▶ _WHAT IS EXPECTED_
Everything from the line containing "List the sequence" to the last line of the entries must be reproduced exactly, and nothing outside that range.

· · ·

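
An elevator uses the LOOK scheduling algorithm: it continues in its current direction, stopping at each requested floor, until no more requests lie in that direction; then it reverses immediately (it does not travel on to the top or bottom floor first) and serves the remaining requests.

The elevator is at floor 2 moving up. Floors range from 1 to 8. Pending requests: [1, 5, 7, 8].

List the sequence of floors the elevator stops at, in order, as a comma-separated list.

Answer: 5, 7, 8, 1

Derivation:
Current: 2, moving UP
Serve above first (ascending): [5, 7, 8]
Then reverse, serve below (descending): [1]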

· · ·

▶ _EXPECTED OUTPUT_
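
List the sequence of floors the elevator stops at, in order, as a comma-separated list.

Answer: 5, 7, 8, 1

Derivation:
Current: 2, moving UP
Serve above first (ascending): [5, 7, 8]
Then reverse, serve below (descending): [1]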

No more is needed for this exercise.